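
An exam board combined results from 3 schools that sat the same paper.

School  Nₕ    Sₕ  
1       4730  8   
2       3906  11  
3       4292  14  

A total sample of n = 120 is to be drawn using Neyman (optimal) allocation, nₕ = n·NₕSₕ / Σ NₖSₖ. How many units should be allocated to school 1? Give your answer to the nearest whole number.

Σ NₕSₕ = 4730·8 + 3906·11 + 4292·14 = 140894.
Share for 1: 37840/140894 = 0.26857.
n_1 = 120 × 0.26857 = 32.228... → 32.

32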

What is needed ▸ All of the entries above need to be retyped exactly.

Finished task ▸
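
An exam board combined results from 3 schools that sat the same paper.

School  Nₕ    Sₕ  
1       4730  8   
2       3906  11  
3       4292  14  

A total sample of n = 120 is to be drawn using Neyman (optimal) allocation, nₕ = n·NₕSₕ / Σ NₖSₖ. How many units should be allocated to school 1? Give your answer to the nearest whole number.

Σ NₕSₕ = 4730·8 + 3906·11 + 4292·14 = 140894.
Share for 1: 37840/140894 = 0.26857.
n_1 = 120 × 0.26857 = 32.228... → 32.

32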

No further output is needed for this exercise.